WORK ITEM
Once the line containing "State of Corrance — Sentencing Reform Code" is found in the entries below, restate it and each following line word for word, stopping after the line containing "The defendant was convicted of harassment.".

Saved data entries
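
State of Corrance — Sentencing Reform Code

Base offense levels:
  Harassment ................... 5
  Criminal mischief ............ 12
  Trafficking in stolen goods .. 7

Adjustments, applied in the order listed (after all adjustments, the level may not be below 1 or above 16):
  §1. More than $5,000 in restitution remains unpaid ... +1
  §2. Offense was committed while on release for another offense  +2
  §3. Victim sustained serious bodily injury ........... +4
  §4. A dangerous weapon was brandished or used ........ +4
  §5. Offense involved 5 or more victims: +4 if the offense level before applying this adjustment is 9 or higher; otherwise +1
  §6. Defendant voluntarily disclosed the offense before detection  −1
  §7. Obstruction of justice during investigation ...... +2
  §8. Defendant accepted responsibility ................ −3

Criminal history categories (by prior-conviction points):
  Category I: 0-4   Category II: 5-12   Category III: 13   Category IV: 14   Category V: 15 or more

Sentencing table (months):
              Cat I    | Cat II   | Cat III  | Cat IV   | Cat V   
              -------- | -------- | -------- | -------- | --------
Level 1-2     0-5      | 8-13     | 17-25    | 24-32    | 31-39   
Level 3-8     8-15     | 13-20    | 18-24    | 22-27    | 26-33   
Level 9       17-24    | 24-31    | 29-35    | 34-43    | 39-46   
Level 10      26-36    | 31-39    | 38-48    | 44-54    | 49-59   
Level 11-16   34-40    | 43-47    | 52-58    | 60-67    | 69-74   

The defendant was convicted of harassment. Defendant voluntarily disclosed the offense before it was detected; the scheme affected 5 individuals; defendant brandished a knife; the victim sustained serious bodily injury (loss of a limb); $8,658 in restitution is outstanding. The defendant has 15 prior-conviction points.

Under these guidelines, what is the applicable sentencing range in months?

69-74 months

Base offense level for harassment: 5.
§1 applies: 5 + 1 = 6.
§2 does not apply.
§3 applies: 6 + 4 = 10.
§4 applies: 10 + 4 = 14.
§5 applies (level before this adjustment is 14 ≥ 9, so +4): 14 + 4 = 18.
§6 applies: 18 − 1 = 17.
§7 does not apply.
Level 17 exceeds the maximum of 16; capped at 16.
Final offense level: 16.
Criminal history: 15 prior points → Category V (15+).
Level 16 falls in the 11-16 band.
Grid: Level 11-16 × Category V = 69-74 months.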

==

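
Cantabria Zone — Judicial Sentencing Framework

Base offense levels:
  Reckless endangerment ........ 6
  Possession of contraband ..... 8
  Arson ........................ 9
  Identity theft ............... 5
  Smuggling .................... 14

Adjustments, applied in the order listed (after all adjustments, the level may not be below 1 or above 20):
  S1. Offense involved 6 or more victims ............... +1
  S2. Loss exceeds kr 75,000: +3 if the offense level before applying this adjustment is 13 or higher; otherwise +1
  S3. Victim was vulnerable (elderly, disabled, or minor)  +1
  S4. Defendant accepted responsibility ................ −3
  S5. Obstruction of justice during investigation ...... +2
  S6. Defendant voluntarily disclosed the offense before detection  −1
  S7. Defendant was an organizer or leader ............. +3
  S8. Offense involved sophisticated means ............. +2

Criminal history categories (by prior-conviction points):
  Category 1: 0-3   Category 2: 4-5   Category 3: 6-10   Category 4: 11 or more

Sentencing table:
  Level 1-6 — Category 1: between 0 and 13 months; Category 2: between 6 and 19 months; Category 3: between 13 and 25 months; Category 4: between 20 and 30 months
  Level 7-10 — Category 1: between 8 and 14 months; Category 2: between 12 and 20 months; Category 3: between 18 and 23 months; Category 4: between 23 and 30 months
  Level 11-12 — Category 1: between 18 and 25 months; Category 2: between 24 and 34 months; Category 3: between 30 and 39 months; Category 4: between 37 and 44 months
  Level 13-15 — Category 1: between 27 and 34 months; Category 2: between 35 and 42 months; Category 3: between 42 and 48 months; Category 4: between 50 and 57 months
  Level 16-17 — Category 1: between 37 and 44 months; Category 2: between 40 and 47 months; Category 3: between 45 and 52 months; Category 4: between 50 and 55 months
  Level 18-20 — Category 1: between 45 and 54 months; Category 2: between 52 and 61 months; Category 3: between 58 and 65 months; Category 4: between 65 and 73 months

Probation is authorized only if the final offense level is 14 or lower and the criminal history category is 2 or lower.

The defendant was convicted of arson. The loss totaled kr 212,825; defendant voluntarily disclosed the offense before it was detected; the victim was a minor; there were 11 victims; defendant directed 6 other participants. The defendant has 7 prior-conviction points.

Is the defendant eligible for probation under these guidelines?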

* * *

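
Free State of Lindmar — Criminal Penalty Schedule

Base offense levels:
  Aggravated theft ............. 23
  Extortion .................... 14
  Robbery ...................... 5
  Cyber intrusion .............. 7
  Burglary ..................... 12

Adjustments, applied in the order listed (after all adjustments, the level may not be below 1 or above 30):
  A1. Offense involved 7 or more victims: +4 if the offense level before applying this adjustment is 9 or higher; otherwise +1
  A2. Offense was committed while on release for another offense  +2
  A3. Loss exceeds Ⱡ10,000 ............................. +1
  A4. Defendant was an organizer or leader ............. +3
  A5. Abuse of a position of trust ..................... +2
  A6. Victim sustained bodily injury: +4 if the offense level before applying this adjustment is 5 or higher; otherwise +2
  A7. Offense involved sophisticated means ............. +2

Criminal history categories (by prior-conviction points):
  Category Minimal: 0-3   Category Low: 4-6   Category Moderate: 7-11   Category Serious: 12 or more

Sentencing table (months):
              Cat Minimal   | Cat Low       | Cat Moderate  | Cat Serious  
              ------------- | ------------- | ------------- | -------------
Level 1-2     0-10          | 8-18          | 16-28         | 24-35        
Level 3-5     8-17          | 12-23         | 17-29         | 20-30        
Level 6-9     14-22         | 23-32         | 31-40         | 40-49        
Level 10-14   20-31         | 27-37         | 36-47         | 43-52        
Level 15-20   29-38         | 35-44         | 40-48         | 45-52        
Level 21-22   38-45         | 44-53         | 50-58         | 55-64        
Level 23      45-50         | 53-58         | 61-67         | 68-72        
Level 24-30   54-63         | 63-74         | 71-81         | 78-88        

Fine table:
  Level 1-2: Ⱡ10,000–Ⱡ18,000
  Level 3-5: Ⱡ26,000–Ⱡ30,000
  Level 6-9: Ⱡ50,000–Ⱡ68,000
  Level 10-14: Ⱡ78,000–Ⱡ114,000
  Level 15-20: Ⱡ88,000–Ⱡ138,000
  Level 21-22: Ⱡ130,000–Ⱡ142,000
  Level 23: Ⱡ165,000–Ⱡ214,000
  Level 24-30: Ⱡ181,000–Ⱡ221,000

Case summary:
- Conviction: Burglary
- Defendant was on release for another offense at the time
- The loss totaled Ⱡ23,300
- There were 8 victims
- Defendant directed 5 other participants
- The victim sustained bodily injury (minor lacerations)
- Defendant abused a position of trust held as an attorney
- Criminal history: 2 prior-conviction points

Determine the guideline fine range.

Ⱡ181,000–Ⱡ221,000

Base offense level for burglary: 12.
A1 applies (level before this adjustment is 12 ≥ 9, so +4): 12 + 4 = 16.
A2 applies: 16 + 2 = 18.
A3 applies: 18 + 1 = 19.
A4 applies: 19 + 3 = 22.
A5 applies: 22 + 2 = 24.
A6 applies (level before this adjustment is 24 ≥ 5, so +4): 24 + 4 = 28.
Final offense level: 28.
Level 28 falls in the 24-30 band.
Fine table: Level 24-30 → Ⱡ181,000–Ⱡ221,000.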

SOLUTION TO THE EXERCISE
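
State of Corrance — Sentencing Reform Code

Base offense levels:
  Harassment ................... 5
  Criminal mischief ............ 12
  Trafficking in stolen goods .. 7

Adjustments, applied in the order listed (after all adjustments, the level may not be below 1 or above 16):
  §1. More than $5,000 in restitution remains unpaid ... +1
  §2. Offense was committed while on release for another offense  +2
  §3. Victim sustained serious bodily injury ........... +4
  §4. A dangerous weapon was brandished or used ........ +4
  §5. Offense involved 5 or more victims: +4 if the offense level before applying this adjustment is 9 or higher; otherwise +1
  §6. Defendant voluntarily disclosed the offense before detection  −1
  §7. Obstruction of justice during investigation ...... +2
  §8. Defendant accepted responsibility ................ −3

Criminal history categories (by prior-conviction points):
  Category I: 0-4   Category II: 5-12   Category III: 13   Category IV: 14   Category V: 15 or more

Sentencing table (months):
              Cat I    | Cat II   | Cat III  | Cat IV   | Cat V   
              -------- | -------- | -------- | -------- | --------
Level 1-2     0-5      | 8-13     | 17-25    | 24-32    | 31-39   
Level 3-8     8-15     | 13-20    | 18-24    | 22-27    | 26-33   
Level 9       17-24    | 24-31    | 29-35    | 34-43    | 39-46   
Level 10      26-36    | 31-39    | 38-48    | 44-54    | 49-59   
Level 11-16   34-40    | 43-47    | 52-58    | 60-67    | 69-74   

The defendant was convicted of harassment. Defendant voluntarily disclosed the offense before it was detected; the scheme affected 5 individuals; defendant brandished a knife; the victim sustained serious bodily injury (loss of a limb); $8,658 in restitution is outstanding. The defendant has 15 prior-conviction points.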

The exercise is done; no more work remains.